───── ENTRIES PROVIDED

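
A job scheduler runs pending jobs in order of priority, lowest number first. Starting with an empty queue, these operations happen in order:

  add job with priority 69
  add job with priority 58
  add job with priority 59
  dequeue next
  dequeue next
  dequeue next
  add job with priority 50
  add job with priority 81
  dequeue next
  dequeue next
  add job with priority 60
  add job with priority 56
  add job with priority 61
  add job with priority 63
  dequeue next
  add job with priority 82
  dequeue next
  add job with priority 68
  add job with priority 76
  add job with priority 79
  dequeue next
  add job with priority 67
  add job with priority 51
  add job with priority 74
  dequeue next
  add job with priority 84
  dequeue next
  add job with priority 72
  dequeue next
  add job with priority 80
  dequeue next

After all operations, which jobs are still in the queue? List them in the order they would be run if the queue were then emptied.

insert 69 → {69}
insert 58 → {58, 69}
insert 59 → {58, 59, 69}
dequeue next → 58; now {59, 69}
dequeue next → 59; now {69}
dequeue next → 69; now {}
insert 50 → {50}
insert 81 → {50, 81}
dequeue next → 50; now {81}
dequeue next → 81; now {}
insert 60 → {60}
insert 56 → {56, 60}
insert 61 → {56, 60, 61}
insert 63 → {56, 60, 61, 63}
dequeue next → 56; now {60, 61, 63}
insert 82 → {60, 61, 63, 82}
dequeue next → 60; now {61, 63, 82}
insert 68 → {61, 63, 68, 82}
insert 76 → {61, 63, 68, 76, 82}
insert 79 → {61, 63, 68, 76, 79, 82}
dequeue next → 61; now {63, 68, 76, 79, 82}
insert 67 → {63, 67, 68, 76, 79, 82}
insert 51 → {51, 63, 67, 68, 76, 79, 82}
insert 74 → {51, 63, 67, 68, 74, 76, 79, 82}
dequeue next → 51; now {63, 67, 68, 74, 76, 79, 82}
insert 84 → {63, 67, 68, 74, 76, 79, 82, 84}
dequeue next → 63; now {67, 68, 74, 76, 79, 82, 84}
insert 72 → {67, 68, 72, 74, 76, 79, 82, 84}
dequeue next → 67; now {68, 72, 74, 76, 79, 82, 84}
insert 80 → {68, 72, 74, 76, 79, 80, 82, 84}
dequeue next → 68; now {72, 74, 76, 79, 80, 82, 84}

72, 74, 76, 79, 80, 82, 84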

──────────

- [EXERCISE]
Copy out all of the lines above exactly.

- [WRITTEN RESPONSE]
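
A job scheduler runs pending jobs in order of priority, lowest number first. Starting with an empty queue, these operations happen in order:

  add job with priority 69
  add job with priority 58
  add job with priority 59
  dequeue next
  dequeue next
  dequeue next
  add job with priority 50
  add job with priority 81
  dequeue next
  dequeue next
  add job with priority 60
  add job with priority 56
  add job with priority 61
  add job with priority 63
  dequeue next
  add job with priority 82
  dequeue next
  add job with priority 68
  add job with priority 76
  add job with priority 79
  dequeue next
  add job with priority 67
  add job with priority 51
  add job with priority 74
  dequeue next
  add job with priority 84
  dequeue next
  add job with priority 72
  dequeue next
  add job with priority 80
  dequeue next

After all operations, which jobs are still in the queue? List them in the order they would be run if the queue were then emptied.

insert 69 → {69}
insert 58 → {58, 69}
insert 59 → {58, 59, 69}
dequeue next → 58; now {59, 69}
dequeue next → 59; now {69}
dequeue next → 69; now {}
insert 50 → {50}
insert 81 → {50, 81}
dequeue next → 50; now {81}
dequeue next → 81; now {}
insert 60 → {60}
insert 56 → {56, 60}
insert 61 → {56, 60, 61}
insert 63 → {56, 60, 61, 63}
dequeue next → 56; now {60, 61, 63}
insert 82 → {60, 61, 63, 82}
dequeue next → 60; now {61, 63, 82}
insert 68 → {61, 63, 68, 82}
insert 76 → {61, 63, 68, 76, 82}
insert 79 → {61, 63, 68, 76, 79, 82}
dequeue next → 61; now {63, 68, 76, 79, 82}
insert 67 → {63, 67, 68, 76, 79, 82}
insert 51 → {51, 63, 67, 68, 76, 79, 82}
insert 74 → {51, 63, 67, 68, 74, 76, 79, 82}
dequeue next → 51; now {63, 67, 68, 74, 76, 79, 82}
insert 84 → {63, 67, 68, 74, 76, 79, 82, 84}
dequeue next → 63; now {67, 68, 74, 76, 79, 82, 84}
insert 72 → {67, 68, 72, 74, 76, 79, 82, 84}
dequeue next → 67; now {68, 72, 74, 76, 79, 82, 84}
insert 80 → {68, 72, 74, 76, 79, 80, 82, 84}
dequeue next → 68; now {72, 74, 76, 79, 80, 82, 84}

72, 74, 76, 79, 80, 82, 84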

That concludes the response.